START Data for processing

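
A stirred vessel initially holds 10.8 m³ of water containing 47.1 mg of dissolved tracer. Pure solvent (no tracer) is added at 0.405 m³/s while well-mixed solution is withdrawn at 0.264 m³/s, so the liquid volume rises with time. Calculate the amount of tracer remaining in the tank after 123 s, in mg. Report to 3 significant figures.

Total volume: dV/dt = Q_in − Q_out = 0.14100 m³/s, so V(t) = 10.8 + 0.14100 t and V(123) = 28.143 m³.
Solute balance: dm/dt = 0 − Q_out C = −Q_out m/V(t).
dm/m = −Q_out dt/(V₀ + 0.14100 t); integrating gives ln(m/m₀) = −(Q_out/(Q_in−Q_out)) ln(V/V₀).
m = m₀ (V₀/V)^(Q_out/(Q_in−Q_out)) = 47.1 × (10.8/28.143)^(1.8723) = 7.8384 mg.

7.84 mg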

END Data for processing

◆ Task objective
All of the data above should be output exactly.

◆ The completed task
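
A stirred vessel initially holds 10.8 m³ of water containing 47.1 mg of dissolved tracer. Pure solvent (no tracer) is added at 0.405 m³/s while well-mixed solution is withdrawn at 0.264 m³/s, so the liquid volume rises with time. Calculate the amount of tracer remaining in the tank after 123 s, in mg. Report to 3 significant figures.

Total volume: dV/dt = Q_in − Q_out = 0.14100 m³/s, so V(t) = 10.8 + 0.14100 t and V(123) = 28.143 m³.
Solute balance: dm/dt = 0 − Q_out C = −Q_out m/V(t).
dm/m = −Q_out dt/(V₀ + 0.14100 t); integrating gives ln(m/m₀) = −(Q_out/(Q_in−Q_out)) ln(V/V₀).
m = m₀ (V₀/V)^(Q_out/(Q_in−Q_out)) = 47.1 × (10.8/28.143)^(1.8723) = 7.8384 mg.

7.84 mg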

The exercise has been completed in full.